Task instructions:
Each record below needs to be written out exactly as it appears.

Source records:
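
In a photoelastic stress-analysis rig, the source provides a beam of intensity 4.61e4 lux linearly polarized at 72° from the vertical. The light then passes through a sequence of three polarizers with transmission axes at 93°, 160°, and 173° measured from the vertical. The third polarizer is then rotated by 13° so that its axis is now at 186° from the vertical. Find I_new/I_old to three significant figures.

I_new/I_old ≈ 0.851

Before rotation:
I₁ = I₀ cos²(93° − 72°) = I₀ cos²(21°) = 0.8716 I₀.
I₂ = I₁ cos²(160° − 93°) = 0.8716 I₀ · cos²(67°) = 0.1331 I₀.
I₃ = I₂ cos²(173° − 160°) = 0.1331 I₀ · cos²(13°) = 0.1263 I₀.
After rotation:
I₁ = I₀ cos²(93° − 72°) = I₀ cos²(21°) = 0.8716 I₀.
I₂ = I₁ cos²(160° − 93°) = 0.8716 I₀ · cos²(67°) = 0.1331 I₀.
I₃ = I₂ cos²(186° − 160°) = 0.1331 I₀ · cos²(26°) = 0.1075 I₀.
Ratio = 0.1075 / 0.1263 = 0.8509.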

Completed exercise:
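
In a photoelastic stress-analysis rig, the source provides a beam of intensity 4.61e4 lux linearly polarized at 72° from the vertical. The light then passes through a sequence of three polarizers with transmission axes at 93°, 160°, and 173° measured from the vertical. The third polarizer is then rotated by 13° so that its axis is now at 186° from the vertical. Find I_new/I_old to three significant figures.

I_new/I_old ≈ 0.851

Before rotation:
I₁ = I₀ cos²(93° − 72°) = I₀ cos²(21°) = 0.8716 I₀.
I₂ = I₁ cos²(160° − 93°) = 0.8716 I₀ · cos²(67°) = 0.1331 I₀.
I₃ = I₂ cos²(173° − 160°) = 0.1331 I₀ · cos²(13°) = 0.1263 I₀.
After rotation:
I₁ = I₀ cos²(93° − 72°) = I₀ cos²(21°) = 0.8716 I₀.
I₂ = I₁ cos²(160° − 93°) = 0.8716 I₀ · cos²(67°) = 0.1331 I₀.
I₃ = I₂ cos²(186° − 160°) = 0.1331 I₀ · cos²(26°) = 0.1075 I₀.
Ratio = 0.1075 / 0.1263 = 0.8509.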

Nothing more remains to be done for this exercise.